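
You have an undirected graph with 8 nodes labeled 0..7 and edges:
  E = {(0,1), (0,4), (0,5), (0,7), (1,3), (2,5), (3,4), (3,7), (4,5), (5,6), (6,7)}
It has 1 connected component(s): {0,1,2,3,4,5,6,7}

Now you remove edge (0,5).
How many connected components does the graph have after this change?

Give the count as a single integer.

Initial component count: 1
Remove (0,5): not a bridge. Count unchanged: 1.
  After removal, components: {0,1,2,3,4,5,6,7}
New component count: 1

Answer: 1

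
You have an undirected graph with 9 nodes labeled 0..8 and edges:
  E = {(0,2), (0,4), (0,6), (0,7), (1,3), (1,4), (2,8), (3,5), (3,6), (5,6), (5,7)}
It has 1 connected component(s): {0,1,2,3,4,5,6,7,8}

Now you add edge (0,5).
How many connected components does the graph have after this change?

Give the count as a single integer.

Initial component count: 1
Add (0,5): endpoints already in same component. Count unchanged: 1.
New component count: 1

Answer: 1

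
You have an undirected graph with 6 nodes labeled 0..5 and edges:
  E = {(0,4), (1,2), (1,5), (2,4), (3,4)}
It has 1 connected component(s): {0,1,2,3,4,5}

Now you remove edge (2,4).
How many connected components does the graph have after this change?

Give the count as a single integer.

Answer: 2

Derivation:
Initial component count: 1
Remove (2,4): it was a bridge. Count increases: 1 -> 2.
  After removal, components: {0,3,4} {1,2,5}
New component count: 2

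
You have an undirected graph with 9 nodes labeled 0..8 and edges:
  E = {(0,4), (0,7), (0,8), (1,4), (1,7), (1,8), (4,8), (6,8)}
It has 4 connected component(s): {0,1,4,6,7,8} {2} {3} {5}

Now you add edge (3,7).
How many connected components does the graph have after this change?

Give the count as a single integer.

Answer: 3

Derivation:
Initial component count: 4
Add (3,7): merges two components. Count decreases: 4 -> 3.
New component count: 3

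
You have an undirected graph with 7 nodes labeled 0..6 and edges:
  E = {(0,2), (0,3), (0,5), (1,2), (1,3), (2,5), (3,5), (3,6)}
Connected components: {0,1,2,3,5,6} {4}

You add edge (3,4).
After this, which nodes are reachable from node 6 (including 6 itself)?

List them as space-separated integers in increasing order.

Answer: 0 1 2 3 4 5 6

Derivation:
Before: nodes reachable from 6: {0,1,2,3,5,6}
Adding (3,4): merges 6's component with another. Reachability grows.
After: nodes reachable from 6: {0,1,2,3,4,5,6}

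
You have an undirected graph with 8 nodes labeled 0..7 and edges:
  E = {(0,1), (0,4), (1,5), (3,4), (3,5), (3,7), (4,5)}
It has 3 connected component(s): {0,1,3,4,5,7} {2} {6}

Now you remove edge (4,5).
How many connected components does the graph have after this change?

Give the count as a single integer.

Initial component count: 3
Remove (4,5): not a bridge. Count unchanged: 3.
  After removal, components: {0,1,3,4,5,7} {2} {6}
New component count: 3

Answer: 3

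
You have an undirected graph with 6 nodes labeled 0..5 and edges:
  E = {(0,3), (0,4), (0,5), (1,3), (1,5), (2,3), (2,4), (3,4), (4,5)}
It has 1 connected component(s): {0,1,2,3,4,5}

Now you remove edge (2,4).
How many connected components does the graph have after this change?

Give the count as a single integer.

Answer: 1

Derivation:
Initial component count: 1
Remove (2,4): not a bridge. Count unchanged: 1.
  After removal, components: {0,1,2,3,4,5}
New component count: 1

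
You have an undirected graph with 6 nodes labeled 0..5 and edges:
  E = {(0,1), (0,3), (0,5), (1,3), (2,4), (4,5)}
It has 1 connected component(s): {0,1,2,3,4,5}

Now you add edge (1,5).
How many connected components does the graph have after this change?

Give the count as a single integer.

Initial component count: 1
Add (1,5): endpoints already in same component. Count unchanged: 1.
New component count: 1

Answer: 1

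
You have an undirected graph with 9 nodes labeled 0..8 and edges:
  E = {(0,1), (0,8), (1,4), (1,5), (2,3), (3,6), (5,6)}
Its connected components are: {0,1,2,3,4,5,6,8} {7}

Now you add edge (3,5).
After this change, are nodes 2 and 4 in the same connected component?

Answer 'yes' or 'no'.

Answer: yes

Derivation:
Initial components: {0,1,2,3,4,5,6,8} {7}
Adding edge (3,5): both already in same component {0,1,2,3,4,5,6,8}. No change.
New components: {0,1,2,3,4,5,6,8} {7}
Are 2 and 4 in the same component? yes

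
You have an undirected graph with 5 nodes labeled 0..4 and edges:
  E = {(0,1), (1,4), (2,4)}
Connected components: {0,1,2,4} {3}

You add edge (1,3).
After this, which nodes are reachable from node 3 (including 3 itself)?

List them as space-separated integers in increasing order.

Before: nodes reachable from 3: {3}
Adding (1,3): merges 3's component with another. Reachability grows.
After: nodes reachable from 3: {0,1,2,3,4}

Answer: 0 1 2 3 4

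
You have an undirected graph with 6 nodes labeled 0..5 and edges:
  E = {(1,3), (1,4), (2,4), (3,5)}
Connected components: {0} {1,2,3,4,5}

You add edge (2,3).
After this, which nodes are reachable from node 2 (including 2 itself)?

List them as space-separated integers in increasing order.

Before: nodes reachable from 2: {1,2,3,4,5}
Adding (2,3): both endpoints already in same component. Reachability from 2 unchanged.
After: nodes reachable from 2: {1,2,3,4,5}

Answer: 1 2 3 4 5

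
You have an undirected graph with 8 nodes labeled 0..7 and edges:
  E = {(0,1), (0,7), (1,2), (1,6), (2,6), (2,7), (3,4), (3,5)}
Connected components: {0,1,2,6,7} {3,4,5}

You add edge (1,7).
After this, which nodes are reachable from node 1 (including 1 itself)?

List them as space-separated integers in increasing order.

Answer: 0 1 2 6 7

Derivation:
Before: nodes reachable from 1: {0,1,2,6,7}
Adding (1,7): both endpoints already in same component. Reachability from 1 unchanged.
After: nodes reachable from 1: {0,1,2,6,7}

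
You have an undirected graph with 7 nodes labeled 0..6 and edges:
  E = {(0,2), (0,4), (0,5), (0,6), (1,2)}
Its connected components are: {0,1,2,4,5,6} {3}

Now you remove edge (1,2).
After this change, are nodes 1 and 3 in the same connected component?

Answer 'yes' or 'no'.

Initial components: {0,1,2,4,5,6} {3}
Removing edge (1,2): it was a bridge — component count 2 -> 3.
New components: {0,2,4,5,6} {1} {3}
Are 1 and 3 in the same component? no

Answer: no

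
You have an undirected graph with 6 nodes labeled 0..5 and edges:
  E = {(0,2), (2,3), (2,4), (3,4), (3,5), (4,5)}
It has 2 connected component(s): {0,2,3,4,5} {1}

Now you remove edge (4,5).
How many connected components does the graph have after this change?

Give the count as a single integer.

Initial component count: 2
Remove (4,5): not a bridge. Count unchanged: 2.
  After removal, components: {0,2,3,4,5} {1}
New component count: 2

Answer: 2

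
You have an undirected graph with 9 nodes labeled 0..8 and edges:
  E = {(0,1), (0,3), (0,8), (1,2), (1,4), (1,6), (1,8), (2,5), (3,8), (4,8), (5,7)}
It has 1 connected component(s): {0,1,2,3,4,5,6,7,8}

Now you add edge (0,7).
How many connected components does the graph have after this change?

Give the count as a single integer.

Initial component count: 1
Add (0,7): endpoints already in same component. Count unchanged: 1.
New component count: 1

Answer: 1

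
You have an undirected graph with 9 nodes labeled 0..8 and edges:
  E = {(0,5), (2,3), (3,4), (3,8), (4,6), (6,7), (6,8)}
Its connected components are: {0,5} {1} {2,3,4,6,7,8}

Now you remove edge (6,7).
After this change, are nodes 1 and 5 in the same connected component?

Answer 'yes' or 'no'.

Answer: no

Derivation:
Initial components: {0,5} {1} {2,3,4,6,7,8}
Removing edge (6,7): it was a bridge — component count 3 -> 4.
New components: {0,5} {1} {2,3,4,6,8} {7}
Are 1 and 5 in the same component? no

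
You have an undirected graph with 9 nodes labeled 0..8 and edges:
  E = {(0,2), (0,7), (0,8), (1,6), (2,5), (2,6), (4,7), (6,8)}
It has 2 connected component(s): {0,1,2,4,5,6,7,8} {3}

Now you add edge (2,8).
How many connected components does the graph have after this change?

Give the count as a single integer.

Initial component count: 2
Add (2,8): endpoints already in same component. Count unchanged: 2.
New component count: 2

Answer: 2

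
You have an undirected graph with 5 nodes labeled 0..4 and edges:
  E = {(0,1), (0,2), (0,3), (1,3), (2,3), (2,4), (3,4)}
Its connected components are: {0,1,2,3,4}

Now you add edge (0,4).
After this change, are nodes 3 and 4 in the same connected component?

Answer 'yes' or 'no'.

Initial components: {0,1,2,3,4}
Adding edge (0,4): both already in same component {0,1,2,3,4}. No change.
New components: {0,1,2,3,4}
Are 3 and 4 in the same component? yes

Answer: yes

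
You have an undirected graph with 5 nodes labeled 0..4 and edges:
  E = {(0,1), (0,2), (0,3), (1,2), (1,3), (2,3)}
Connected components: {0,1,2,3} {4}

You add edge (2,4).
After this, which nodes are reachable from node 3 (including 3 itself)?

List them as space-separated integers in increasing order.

Answer: 0 1 2 3 4

Derivation:
Before: nodes reachable from 3: {0,1,2,3}
Adding (2,4): merges 3's component with another. Reachability grows.
After: nodes reachable from 3: {0,1,2,3,4}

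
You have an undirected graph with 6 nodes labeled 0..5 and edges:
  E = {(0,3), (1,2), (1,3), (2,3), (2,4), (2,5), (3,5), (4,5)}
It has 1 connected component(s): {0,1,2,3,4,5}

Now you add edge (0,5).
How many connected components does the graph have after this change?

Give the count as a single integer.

Answer: 1

Derivation:
Initial component count: 1
Add (0,5): endpoints already in same component. Count unchanged: 1.
New component count: 1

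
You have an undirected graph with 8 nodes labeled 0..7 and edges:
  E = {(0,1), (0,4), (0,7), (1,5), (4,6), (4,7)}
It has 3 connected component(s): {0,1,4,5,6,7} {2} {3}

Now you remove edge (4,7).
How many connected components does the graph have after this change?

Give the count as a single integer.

Answer: 3

Derivation:
Initial component count: 3
Remove (4,7): not a bridge. Count unchanged: 3.
  After removal, components: {0,1,4,5,6,7} {2} {3}
New component count: 3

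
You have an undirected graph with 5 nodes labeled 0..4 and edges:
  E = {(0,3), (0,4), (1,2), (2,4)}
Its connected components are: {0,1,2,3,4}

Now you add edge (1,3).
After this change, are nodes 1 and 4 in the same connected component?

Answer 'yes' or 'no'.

Initial components: {0,1,2,3,4}
Adding edge (1,3): both already in same component {0,1,2,3,4}. No change.
New components: {0,1,2,3,4}
Are 1 and 4 in the same component? yes

Answer: yes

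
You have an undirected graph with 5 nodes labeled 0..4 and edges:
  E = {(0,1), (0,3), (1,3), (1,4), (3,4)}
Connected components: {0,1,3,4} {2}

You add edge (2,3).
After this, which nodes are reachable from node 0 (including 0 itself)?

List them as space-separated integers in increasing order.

Before: nodes reachable from 0: {0,1,3,4}
Adding (2,3): merges 0's component with another. Reachability grows.
After: nodes reachable from 0: {0,1,2,3,4}

Answer: 0 1 2 3 4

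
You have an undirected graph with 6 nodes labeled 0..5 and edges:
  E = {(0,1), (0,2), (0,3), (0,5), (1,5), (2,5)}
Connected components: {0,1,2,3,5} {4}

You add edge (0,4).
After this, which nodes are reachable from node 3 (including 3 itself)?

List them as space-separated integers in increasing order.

Answer: 0 1 2 3 4 5

Derivation:
Before: nodes reachable from 3: {0,1,2,3,5}
Adding (0,4): merges 3's component with another. Reachability grows.
After: nodes reachable from 3: {0,1,2,3,4,5}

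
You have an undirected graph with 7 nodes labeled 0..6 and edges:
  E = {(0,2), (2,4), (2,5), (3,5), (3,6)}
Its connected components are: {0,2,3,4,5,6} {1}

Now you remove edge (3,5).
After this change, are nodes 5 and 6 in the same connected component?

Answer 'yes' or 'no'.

Initial components: {0,2,3,4,5,6} {1}
Removing edge (3,5): it was a bridge — component count 2 -> 3.
New components: {0,2,4,5} {1} {3,6}
Are 5 and 6 in the same component? no

Answer: no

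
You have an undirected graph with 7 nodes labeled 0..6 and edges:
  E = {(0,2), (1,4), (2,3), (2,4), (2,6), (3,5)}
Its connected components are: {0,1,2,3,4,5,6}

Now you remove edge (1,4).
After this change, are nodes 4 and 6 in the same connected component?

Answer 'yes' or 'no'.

Initial components: {0,1,2,3,4,5,6}
Removing edge (1,4): it was a bridge — component count 1 -> 2.
New components: {0,2,3,4,5,6} {1}
Are 4 and 6 in the same component? yes

Answer: yes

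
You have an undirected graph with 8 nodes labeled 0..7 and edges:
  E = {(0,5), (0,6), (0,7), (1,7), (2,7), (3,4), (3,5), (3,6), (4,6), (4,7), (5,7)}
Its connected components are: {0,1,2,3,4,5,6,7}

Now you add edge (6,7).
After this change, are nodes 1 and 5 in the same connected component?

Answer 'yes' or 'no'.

Answer: yes

Derivation:
Initial components: {0,1,2,3,4,5,6,7}
Adding edge (6,7): both already in same component {0,1,2,3,4,5,6,7}. No change.
New components: {0,1,2,3,4,5,6,7}
Are 1 and 5 in the same component? yes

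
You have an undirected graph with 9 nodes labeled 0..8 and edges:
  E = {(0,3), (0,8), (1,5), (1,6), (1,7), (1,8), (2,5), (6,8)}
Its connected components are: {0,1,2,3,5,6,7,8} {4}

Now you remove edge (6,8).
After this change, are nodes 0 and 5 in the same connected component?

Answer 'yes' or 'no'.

Answer: yes

Derivation:
Initial components: {0,1,2,3,5,6,7,8} {4}
Removing edge (6,8): not a bridge — component count unchanged at 2.
New components: {0,1,2,3,5,6,7,8} {4}
Are 0 and 5 in the same component? yes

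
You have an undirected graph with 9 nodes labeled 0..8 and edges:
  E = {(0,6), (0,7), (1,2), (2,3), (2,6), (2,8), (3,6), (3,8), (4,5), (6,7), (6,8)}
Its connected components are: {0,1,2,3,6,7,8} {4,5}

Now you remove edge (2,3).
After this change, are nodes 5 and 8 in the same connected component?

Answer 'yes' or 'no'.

Initial components: {0,1,2,3,6,7,8} {4,5}
Removing edge (2,3): not a bridge — component count unchanged at 2.
New components: {0,1,2,3,6,7,8} {4,5}
Are 5 and 8 in the same component? no

Answer: no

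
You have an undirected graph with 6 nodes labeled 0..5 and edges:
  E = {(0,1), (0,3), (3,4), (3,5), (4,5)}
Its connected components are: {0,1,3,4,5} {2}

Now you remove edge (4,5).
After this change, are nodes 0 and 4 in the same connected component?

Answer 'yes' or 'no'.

Initial components: {0,1,3,4,5} {2}
Removing edge (4,5): not a bridge — component count unchanged at 2.
New components: {0,1,3,4,5} {2}
Are 0 and 4 in the same component? yes

Answer: yes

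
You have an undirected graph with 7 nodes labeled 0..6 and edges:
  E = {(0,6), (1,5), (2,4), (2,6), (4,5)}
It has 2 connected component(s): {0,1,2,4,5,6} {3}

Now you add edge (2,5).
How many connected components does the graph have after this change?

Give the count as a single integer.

Answer: 2

Derivation:
Initial component count: 2
Add (2,5): endpoints already in same component. Count unchanged: 2.
New component count: 2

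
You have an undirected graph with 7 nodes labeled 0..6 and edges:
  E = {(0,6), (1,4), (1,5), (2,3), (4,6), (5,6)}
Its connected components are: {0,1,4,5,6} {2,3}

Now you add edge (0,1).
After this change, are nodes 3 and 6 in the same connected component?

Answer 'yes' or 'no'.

Answer: no

Derivation:
Initial components: {0,1,4,5,6} {2,3}
Adding edge (0,1): both already in same component {0,1,4,5,6}. No change.
New components: {0,1,4,5,6} {2,3}
Are 3 and 6 in the same component? no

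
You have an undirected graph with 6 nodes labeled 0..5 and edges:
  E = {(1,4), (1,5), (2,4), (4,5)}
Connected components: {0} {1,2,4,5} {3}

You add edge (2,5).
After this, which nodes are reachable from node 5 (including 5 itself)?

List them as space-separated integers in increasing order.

Answer: 1 2 4 5

Derivation:
Before: nodes reachable from 5: {1,2,4,5}
Adding (2,5): both endpoints already in same component. Reachability from 5 unchanged.
After: nodes reachable from 5: {1,2,4,5}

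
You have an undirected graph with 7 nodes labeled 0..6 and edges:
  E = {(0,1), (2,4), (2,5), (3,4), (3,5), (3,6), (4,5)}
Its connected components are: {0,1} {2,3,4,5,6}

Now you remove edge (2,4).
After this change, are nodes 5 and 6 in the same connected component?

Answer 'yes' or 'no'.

Initial components: {0,1} {2,3,4,5,6}
Removing edge (2,4): not a bridge — component count unchanged at 2.
New components: {0,1} {2,3,4,5,6}
Are 5 and 6 in the same component? yes

Answer: yes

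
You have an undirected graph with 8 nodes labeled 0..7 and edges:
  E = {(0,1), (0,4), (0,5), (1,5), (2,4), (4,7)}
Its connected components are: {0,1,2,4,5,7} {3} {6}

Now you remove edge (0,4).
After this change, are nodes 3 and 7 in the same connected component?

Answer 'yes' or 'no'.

Answer: no

Derivation:
Initial components: {0,1,2,4,5,7} {3} {6}
Removing edge (0,4): it was a bridge — component count 3 -> 4.
New components: {0,1,5} {2,4,7} {3} {6}
Are 3 and 7 in the same component? no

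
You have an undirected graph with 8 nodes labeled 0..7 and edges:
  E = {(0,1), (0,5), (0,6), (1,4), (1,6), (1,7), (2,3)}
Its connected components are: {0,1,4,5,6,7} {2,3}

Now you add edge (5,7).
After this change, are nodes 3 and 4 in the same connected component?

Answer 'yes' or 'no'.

Answer: no

Derivation:
Initial components: {0,1,4,5,6,7} {2,3}
Adding edge (5,7): both already in same component {0,1,4,5,6,7}. No change.
New components: {0,1,4,5,6,7} {2,3}
Are 3 and 4 in the same component? no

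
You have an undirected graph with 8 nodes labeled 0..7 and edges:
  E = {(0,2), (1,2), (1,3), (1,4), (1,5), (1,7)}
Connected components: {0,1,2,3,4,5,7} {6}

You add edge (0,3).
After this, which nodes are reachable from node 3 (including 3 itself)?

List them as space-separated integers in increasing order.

Before: nodes reachable from 3: {0,1,2,3,4,5,7}
Adding (0,3): both endpoints already in same component. Reachability from 3 unchanged.
After: nodes reachable from 3: {0,1,2,3,4,5,7}

Answer: 0 1 2 3 4 5 7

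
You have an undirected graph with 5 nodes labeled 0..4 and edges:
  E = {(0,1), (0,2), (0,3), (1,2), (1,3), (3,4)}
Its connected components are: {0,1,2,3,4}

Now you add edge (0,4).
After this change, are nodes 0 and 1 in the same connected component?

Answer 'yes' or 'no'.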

*YOUR ASSIGNMENT*. Write out exactly the final stretch of the listing above, beginning at the line that contains "After this change, are nodes 0 and 1" and ending at its last line, with nothing added.

*THE COMPLETED TASK*.
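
After this change, are nodes 0 and 1 in the same connected component?

Answer 'yes' or 'no'.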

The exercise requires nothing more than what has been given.